═══ Extracted material
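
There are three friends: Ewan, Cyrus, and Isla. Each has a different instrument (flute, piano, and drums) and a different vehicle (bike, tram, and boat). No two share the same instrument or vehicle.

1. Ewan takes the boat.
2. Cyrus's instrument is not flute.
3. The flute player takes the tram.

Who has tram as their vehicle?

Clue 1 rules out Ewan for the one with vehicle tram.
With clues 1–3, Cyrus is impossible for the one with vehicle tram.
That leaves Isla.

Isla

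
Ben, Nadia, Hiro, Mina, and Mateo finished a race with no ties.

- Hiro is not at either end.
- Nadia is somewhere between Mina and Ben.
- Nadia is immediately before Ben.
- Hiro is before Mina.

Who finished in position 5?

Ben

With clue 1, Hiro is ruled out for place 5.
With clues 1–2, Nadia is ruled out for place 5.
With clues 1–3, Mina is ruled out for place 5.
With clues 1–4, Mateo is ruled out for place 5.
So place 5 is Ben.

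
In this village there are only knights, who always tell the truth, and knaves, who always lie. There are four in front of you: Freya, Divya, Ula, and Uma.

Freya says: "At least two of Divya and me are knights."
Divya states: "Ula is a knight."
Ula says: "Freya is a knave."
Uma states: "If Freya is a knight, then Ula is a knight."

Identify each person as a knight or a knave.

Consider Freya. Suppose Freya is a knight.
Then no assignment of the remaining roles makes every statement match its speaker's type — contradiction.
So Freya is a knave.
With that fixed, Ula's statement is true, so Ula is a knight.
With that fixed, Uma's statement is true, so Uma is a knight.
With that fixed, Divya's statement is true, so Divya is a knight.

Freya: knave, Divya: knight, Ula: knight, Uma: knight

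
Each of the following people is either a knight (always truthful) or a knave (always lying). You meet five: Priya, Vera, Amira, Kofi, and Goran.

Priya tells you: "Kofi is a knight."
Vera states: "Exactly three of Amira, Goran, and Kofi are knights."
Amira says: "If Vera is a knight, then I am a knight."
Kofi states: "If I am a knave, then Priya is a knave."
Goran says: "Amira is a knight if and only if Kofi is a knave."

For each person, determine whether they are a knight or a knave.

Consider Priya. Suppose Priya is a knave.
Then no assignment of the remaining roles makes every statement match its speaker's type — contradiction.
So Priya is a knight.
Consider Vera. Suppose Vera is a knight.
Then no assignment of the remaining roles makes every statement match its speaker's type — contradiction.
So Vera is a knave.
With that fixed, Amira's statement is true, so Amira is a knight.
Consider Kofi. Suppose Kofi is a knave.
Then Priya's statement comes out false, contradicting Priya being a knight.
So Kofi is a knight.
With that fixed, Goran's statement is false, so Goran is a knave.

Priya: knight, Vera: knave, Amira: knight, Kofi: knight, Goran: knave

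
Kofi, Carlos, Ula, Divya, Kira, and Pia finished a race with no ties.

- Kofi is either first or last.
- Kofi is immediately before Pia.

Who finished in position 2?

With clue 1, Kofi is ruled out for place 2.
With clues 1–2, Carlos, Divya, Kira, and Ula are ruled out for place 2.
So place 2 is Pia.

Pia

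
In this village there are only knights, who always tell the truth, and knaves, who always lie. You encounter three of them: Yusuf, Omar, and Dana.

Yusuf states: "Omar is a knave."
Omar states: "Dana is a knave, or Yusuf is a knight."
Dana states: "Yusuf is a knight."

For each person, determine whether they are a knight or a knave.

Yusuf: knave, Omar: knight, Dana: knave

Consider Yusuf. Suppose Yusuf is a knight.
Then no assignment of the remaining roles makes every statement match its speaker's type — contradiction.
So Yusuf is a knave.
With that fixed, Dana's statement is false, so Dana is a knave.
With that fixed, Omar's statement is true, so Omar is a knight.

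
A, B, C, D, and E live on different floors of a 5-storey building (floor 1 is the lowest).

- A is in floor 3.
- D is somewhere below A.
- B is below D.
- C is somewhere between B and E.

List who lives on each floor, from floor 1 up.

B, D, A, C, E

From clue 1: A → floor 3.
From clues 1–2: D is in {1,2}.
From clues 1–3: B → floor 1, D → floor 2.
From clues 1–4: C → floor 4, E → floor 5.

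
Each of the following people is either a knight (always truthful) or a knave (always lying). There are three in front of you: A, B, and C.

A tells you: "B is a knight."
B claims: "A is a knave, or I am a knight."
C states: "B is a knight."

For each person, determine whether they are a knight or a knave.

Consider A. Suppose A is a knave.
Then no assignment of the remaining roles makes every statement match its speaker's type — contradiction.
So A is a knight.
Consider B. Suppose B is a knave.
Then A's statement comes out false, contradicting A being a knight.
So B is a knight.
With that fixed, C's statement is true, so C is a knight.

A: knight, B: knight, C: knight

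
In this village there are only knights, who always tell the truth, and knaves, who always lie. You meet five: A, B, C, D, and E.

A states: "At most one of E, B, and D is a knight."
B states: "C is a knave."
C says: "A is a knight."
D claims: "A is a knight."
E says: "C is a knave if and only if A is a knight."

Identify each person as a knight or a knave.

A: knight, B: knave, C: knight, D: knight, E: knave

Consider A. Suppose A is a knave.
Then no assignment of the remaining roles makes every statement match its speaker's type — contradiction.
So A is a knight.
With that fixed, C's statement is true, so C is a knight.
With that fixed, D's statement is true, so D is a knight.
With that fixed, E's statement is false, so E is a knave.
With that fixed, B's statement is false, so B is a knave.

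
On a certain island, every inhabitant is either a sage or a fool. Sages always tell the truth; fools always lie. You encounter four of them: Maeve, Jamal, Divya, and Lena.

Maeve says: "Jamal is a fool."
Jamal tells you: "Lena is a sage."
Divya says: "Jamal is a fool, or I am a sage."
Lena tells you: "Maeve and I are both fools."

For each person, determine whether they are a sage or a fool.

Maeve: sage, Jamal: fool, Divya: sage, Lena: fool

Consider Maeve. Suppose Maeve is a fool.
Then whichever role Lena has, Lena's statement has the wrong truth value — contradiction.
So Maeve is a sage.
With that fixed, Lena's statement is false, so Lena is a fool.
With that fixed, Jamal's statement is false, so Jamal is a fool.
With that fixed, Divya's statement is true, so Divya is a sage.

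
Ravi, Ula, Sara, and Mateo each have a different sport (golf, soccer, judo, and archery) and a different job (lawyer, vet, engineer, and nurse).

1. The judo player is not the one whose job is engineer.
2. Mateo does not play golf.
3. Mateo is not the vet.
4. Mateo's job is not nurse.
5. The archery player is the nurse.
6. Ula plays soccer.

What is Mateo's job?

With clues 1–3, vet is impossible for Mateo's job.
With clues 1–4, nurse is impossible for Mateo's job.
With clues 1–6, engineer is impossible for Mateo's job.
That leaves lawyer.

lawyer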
══════
▶ [Work order]
Go through the listing above and copy each line in which the string "this" is found.

▶ [Answer for the task]
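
In this village there are only knights, who always tell the truth, and knaves, who always lie. There are four in front of you: Freya, Divya, Ula, and Uma.
In this village there are only knights, who always tell the truth, and knaves, who always lie. You encounter three of them: Yusuf, Omar, and Dana.
In this village there are only knights, who always tell the truth, and knaves, who always lie. You meet five: A, B, C, D, and E.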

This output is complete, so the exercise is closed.